======== DATA PROVIDED ========

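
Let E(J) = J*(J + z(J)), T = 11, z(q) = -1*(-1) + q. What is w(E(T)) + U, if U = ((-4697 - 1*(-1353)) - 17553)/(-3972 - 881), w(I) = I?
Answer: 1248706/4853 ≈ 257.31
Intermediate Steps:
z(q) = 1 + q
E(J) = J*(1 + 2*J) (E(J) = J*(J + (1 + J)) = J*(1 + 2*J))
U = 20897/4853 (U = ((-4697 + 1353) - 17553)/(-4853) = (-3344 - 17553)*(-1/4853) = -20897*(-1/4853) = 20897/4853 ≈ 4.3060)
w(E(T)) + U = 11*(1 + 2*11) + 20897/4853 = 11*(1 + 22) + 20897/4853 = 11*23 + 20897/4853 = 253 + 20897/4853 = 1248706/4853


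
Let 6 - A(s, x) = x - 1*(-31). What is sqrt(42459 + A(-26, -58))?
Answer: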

========
======== DATA PROVIDED ========

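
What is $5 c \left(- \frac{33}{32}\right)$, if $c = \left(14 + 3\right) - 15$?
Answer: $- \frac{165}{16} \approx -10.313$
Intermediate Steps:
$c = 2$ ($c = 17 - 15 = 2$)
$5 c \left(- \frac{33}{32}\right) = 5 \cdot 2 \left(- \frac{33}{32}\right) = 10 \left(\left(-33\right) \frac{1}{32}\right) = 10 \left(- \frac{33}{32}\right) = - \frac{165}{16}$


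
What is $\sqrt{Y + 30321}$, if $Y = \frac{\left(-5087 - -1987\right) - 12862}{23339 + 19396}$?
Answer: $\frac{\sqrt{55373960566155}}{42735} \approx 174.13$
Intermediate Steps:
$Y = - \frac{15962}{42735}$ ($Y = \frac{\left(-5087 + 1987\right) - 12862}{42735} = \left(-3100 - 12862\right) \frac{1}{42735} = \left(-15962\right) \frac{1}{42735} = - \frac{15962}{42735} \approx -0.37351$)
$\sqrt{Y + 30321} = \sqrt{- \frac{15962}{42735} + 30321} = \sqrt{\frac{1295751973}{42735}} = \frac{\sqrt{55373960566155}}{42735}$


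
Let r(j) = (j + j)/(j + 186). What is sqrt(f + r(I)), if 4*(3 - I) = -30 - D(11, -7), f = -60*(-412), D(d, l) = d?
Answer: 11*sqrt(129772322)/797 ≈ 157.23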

========

## ACTIVITY:
Scan the listing above for the line that has "Let E(J) = J*(J", then copy exactly from that line through the line that has "Answer: 1248706/4853 ≈ 257.31".

## YOUR SOLUTION:
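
Let E(J) = J*(J + z(J)), T = 11, z(q) = -1*(-1) + q. What is w(E(T)) + U, if U = ((-4697 - 1*(-1353)) - 17553)/(-3972 - 881), w(I) = I?
Answer: 1248706/4853 ≈ 257.31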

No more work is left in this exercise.